### EXERCISE
Each entry should appear in the answer exactly as written.

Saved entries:
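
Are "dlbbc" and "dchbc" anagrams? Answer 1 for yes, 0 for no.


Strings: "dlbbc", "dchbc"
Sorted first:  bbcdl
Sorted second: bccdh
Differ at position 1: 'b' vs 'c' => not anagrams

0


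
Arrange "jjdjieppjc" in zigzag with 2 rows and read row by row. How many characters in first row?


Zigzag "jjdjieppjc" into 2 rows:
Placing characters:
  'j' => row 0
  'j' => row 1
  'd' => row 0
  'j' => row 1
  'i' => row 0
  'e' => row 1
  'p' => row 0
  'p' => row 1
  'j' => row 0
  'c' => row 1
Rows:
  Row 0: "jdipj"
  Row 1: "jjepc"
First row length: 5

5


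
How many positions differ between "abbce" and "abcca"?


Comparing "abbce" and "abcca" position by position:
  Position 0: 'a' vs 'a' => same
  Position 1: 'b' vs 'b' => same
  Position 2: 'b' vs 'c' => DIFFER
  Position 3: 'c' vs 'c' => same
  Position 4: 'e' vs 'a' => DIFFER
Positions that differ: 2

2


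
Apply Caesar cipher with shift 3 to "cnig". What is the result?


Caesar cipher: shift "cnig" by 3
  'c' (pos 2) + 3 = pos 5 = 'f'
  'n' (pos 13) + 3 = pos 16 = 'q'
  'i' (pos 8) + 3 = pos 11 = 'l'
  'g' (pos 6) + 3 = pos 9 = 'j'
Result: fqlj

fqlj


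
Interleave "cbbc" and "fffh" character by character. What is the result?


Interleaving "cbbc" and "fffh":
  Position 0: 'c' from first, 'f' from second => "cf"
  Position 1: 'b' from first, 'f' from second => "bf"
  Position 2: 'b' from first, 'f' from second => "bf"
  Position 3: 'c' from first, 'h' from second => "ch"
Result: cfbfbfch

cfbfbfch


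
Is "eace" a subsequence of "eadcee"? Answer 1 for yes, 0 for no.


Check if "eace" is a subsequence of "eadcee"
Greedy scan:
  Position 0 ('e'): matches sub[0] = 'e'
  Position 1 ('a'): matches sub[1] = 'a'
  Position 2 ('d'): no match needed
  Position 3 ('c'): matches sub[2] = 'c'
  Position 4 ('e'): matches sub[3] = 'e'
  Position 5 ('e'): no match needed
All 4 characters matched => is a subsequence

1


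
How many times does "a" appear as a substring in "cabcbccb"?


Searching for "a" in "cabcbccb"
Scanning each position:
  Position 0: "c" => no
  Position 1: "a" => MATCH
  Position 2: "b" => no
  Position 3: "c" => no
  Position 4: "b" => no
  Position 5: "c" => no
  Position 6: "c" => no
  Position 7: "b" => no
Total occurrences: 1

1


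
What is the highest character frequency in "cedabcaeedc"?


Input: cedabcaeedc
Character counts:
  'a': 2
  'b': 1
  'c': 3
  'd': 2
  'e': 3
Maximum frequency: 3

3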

### SOLVED PROBLEM
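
Are "dlbbc" and "dchbc" anagrams? Answer 1 for yes, 0 for no.


Strings: "dlbbc", "dchbc"
Sorted first:  bbcdl
Sorted second: bccdh
Differ at position 1: 'b' vs 'c' => not anagrams

0


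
Arrange "jjdjieppjc" in zigzag with 2 rows and read row by row. How many characters in first row?


Zigzag "jjdjieppjc" into 2 rows:
Placing characters:
  'j' => row 0
  'j' => row 1
  'd' => row 0
  'j' => row 1
  'i' => row 0
  'e' => row 1
  'p' => row 0
  'p' => row 1
  'j' => row 0
  'c' => row 1
Rows:
  Row 0: "jdipj"
  Row 1: "jjepc"
First row length: 5

5


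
How many positions differ between "abbce" and "abcca"?


Comparing "abbce" and "abcca" position by position:
  Position 0: 'a' vs 'a' => same
  Position 1: 'b' vs 'b' => same
  Position 2: 'b' vs 'c' => DIFFER
  Position 3: 'c' vs 'c' => same
  Position 4: 'e' vs 'a' => DIFFER
Positions that differ: 2

2


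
Apply Caesar cipher with shift 3 to "cnig". What is the result?


Caesar cipher: shift "cnig" by 3
  'c' (pos 2) + 3 = pos 5 = 'f'
  'n' (pos 13) + 3 = pos 16 = 'q'
  'i' (pos 8) + 3 = pos 11 = 'l'
  'g' (pos 6) + 3 = pos 9 = 'j'
Result: fqlj

fqlj


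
Interleave "cbbc" and "fffh" character by character. What is the result?


Interleaving "cbbc" and "fffh":
  Position 0: 'c' from first, 'f' from second => "cf"
  Position 1: 'b' from first, 'f' from second => "bf"
  Position 2: 'b' from first, 'f' from second => "bf"
  Position 3: 'c' from first, 'h' from second => "ch"
Result: cfbfbfch

cfbfbfch


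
Is "eace" a subsequence of "eadcee"? Answer 1 for yes, 0 for no.


Check if "eace" is a subsequence of "eadcee"
Greedy scan:
  Position 0 ('e'): matches sub[0] = 'e'
  Position 1 ('a'): matches sub[1] = 'a'
  Position 2 ('d'): no match needed
  Position 3 ('c'): matches sub[2] = 'c'
  Position 4 ('e'): matches sub[3] = 'e'
  Position 5 ('e'): no match needed
All 4 characters matched => is a subsequence

1


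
How many times does "a" appear as a substring in "cabcbccb"?


Searching for "a" in "cabcbccb"
Scanning each position:
  Position 0: "c" => no
  Position 1: "a" => MATCH
  Position 2: "b" => no
  Position 3: "c" => no
  Position 4: "b" => no
  Position 5: "c" => no
  Position 6: "c" => no
  Position 7: "b" => no
Total occurrences: 1

1


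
What is the highest character frequency in "cedabcaeedc"?


Input: cedabcaeedc
Character counts:
  'a': 2
  'b': 1
  'c': 3
  'd': 2
  'e': 3
Maximum frequency: 3

3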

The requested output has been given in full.